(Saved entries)
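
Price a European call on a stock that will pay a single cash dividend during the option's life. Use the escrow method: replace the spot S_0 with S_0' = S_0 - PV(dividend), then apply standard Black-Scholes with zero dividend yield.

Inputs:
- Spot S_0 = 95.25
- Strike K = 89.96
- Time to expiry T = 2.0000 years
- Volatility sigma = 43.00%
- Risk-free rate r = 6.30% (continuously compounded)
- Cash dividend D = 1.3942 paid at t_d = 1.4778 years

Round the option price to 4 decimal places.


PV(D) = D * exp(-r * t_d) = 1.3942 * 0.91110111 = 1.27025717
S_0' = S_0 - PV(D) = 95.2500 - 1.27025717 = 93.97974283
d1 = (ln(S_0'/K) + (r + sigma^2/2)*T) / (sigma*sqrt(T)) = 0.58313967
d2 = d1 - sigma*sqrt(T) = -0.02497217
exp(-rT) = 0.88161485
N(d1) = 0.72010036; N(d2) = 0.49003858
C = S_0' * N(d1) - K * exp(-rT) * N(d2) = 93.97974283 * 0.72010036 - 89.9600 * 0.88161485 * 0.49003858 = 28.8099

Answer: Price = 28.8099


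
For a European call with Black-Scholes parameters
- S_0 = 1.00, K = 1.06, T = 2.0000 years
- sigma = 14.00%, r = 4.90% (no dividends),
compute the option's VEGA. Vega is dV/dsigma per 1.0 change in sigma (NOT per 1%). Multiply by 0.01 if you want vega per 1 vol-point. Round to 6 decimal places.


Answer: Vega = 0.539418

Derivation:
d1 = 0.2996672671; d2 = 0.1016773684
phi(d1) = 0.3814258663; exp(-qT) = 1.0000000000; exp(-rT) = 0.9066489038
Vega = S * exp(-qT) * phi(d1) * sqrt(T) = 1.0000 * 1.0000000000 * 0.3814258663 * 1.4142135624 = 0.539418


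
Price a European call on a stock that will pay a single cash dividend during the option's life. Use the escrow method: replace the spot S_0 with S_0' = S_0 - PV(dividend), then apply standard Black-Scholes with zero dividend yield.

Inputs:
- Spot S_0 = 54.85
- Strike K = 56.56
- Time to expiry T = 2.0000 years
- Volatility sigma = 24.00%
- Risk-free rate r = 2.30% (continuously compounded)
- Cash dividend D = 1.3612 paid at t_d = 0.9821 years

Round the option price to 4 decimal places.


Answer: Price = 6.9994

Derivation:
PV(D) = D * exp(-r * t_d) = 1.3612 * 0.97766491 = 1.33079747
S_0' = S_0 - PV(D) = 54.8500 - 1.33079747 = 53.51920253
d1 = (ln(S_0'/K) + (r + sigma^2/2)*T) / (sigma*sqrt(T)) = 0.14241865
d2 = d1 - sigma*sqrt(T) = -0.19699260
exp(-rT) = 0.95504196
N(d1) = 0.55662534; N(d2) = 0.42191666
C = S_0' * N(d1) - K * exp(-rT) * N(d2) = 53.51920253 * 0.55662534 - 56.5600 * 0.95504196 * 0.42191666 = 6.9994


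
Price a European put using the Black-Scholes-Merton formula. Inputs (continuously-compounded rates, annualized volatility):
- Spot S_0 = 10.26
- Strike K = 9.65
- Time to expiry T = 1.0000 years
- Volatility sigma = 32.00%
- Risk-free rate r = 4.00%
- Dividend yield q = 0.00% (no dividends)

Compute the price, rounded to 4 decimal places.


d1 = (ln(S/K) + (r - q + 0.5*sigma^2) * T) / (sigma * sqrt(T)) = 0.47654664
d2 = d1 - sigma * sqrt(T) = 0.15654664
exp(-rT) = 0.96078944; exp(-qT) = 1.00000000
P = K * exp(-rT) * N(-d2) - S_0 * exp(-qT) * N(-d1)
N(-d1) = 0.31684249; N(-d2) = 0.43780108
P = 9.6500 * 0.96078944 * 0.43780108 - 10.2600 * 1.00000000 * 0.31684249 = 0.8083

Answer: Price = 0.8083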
* * *
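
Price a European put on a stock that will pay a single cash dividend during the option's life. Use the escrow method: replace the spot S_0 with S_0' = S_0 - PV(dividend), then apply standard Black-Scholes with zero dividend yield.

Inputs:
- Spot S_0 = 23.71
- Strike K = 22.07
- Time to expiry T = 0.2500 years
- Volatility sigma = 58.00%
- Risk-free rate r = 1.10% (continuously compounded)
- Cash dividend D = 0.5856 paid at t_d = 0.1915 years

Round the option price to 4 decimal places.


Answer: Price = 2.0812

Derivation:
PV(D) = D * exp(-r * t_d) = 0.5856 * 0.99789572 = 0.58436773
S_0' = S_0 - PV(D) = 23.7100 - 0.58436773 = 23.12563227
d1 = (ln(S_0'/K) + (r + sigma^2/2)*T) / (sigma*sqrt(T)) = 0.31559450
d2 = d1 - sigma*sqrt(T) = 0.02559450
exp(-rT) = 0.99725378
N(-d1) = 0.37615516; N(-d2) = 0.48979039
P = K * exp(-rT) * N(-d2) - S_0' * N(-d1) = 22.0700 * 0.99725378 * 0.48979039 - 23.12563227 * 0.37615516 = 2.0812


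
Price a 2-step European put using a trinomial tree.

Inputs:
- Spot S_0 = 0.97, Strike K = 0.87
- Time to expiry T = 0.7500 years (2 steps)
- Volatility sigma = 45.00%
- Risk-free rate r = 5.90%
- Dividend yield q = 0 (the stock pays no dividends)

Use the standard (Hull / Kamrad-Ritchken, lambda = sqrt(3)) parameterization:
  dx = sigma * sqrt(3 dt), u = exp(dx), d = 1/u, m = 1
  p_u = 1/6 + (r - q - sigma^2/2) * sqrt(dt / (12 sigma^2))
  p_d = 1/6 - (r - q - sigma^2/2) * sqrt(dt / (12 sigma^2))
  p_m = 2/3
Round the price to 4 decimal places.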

**Exercise brief**
Look through the entries above and find each line where the word "free" occurs; copy those lines.

**The completed task**
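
- Risk-free rate r = 6.30% (continuously compounded)
- Risk-free rate r = 2.30% (continuously compounded)
- Risk-free rate r = 4.00%
- Risk-free rate r = 1.10% (continuously compounded)
- Risk-free rate r = 5.90%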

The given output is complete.